* [Work item]
What is needed is a word-for-word copy of the records below.

>>>>

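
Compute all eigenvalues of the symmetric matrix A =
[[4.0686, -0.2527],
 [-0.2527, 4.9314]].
sigma(A) ≈ {4, 5}

A is real symmetric, so its spectrum consists of real eigenvalues. Expanding the characteristic polynomial of the displayed matrix gives
  det(λ I - A) = p(λ) = λ^2 + (-9)λ + (20).
Solving p(λ) = 0 yields eigenvalues ≈ 4, 5. (A is shown rounded to 4 decimals, so these recover the underlying integer eigenvalues to within that precision.)
Verification: the trace of A = 9 equals the sum of eigenvalues 9, and det(A) ≈ 20.0000 matches the eigenvalue product 20.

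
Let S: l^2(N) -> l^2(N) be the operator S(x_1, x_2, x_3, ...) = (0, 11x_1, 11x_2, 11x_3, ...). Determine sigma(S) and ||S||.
sigma(S) = closed disk {z in C : |z| ≤ 11}; ||S|| = 11

Note S = 11·U where U is the unit right shift (U x)_k = x_{k-1} (with x_0 := 0); so ||S|| = 11||U|| and sigma(S) = 11·sigma(U). ||S x||^2 = sum_{k≥1} |11x_k|^2 = 121||x||^2, so ||S|| = 11 and sigma(S) ⊂ {|z| ≤ 11}. For any |lambda| < 11, the equation (S - lambda I) x = 0 forces x_1 = 0, then 11x_k = lambda x_{k+1} ⇒ x = 0, so S has no eigenvalues. But (S - lambda I) is not surjective for |lambda| < 11: solving (S - lambda I) x = e_1 would require x_n proportional to (lambda/11)^(-n), which is not in l^2. So every |lambda| < 11 lies in the residual spectrum. The boundary |lambda| = 11 is in the approximate point spectrum (the spectrum is closed). Hence sigma(S) is the closed disk of radius 11.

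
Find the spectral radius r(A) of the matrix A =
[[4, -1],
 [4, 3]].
r(A) = 4

The eigenvalues of A are the roots of its characteristic polynomial. With M = A (coefficients from the trace and determinant):
  p(λ) = det(λ I - M) = λ^2 - 7λ + 16.
For λ^2 - 7λ + 16 the discriminant is -15. It is negative, so the roots are the complex-conjugate pair λ = 7/2 ± (sqrt(15)/2) i ≈ 3.5 ± 1.9365i. For a conjugate pair the product of the roots equals the constant term, so |λ|^2 = 16 and |λ| = sqrt(16) = 4.
Thus the eigenvalues (to 4 decimals) are 3.5 ± 1.9365i (modulus 4). The spectral radius is the largest modulus: r(A) = 4. (Cross-check: r(A) ≤ ||A||_2 ≈ 5.8823; equality holds whenever A is normal, though it can also hold for some non-normal A.)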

<<<<

* [Solution below]
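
Compute all eigenvalues of the symmetric matrix A =
[[4.0686, -0.2527],
 [-0.2527, 4.9314]].
sigma(A) ≈ {4, 5}

A is real symmetric, so its spectrum consists of real eigenvalues. Expanding the characteristic polynomial of the displayed matrix gives
  det(λ I - A) = p(λ) = λ^2 + (-9)λ + (20).
Solving p(λ) = 0 yields eigenvalues ≈ 4, 5. (A is shown rounded to 4 decimals, so these recover the underlying integer eigenvalues to within that precision.)
Verification: the trace of A = 9 equals the sum of eigenvalues 9, and det(A) ≈ 20.0000 matches the eigenvalue product 20.

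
Let S: l^2(N) -> l^2(N) be the operator S(x_1, x_2, x_3, ...) = (0, 11x_1, 11x_2, 11x_3, ...). Determine sigma(S) and ||S||.
sigma(S) = closed disk {z in C : |z| ≤ 11}; ||S|| = 11

Note S = 11·U where U is the unit right shift (U x)_k = x_{k-1} (with x_0 := 0); so ||S|| = 11||U|| and sigma(S) = 11·sigma(U). ||S x||^2 = sum_{k≥1} |11x_k|^2 = 121||x||^2, so ||S|| = 11 and sigma(S) ⊂ {|z| ≤ 11}. For any |lambda| < 11, the equation (S - lambda I) x = 0 forces x_1 = 0, then 11x_k = lambda x_{k+1} ⇒ x = 0, so S has no eigenvalues. But (S - lambda I) is not surjective for |lambda| < 11: solving (S - lambda I) x = e_1 would require x_n proportional to (lambda/11)^(-n), which is not in l^2. So every |lambda| < 11 lies in the residual spectrum. The boundary |lambda| = 11 is in the approximate point spectrum (the spectrum is closed). Hence sigma(S) is the closed disk of radius 11.

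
Find the spectral radius r(A) of the matrix A =
[[4, -1],
 [4, 3]].
r(A) = 4

The eigenvalues of A are the roots of its characteristic polynomial. With M = A (coefficients from the trace and determinant):
  p(λ) = det(λ I - M) = λ^2 - 7λ + 16.
For λ^2 - 7λ + 16 the discriminant is -15. It is negative, so the roots are the complex-conjugate pair λ = 7/2 ± (sqrt(15)/2) i ≈ 3.5 ± 1.9365i. For a conjugate pair the product of the roots equals the constant term, so |λ|^2 = 16 and |λ| = sqrt(16) = 4.
Thus the eigenvalues (to 4 decimals) are 3.5 ± 1.9365i (modulus 4). The spectral radius is the largest modulus: r(A) = 4. (Cross-check: r(A) ≤ ||A||_2 ≈ 5.8823; equality holds whenever A is normal, though it can also hold for some non-normal A.)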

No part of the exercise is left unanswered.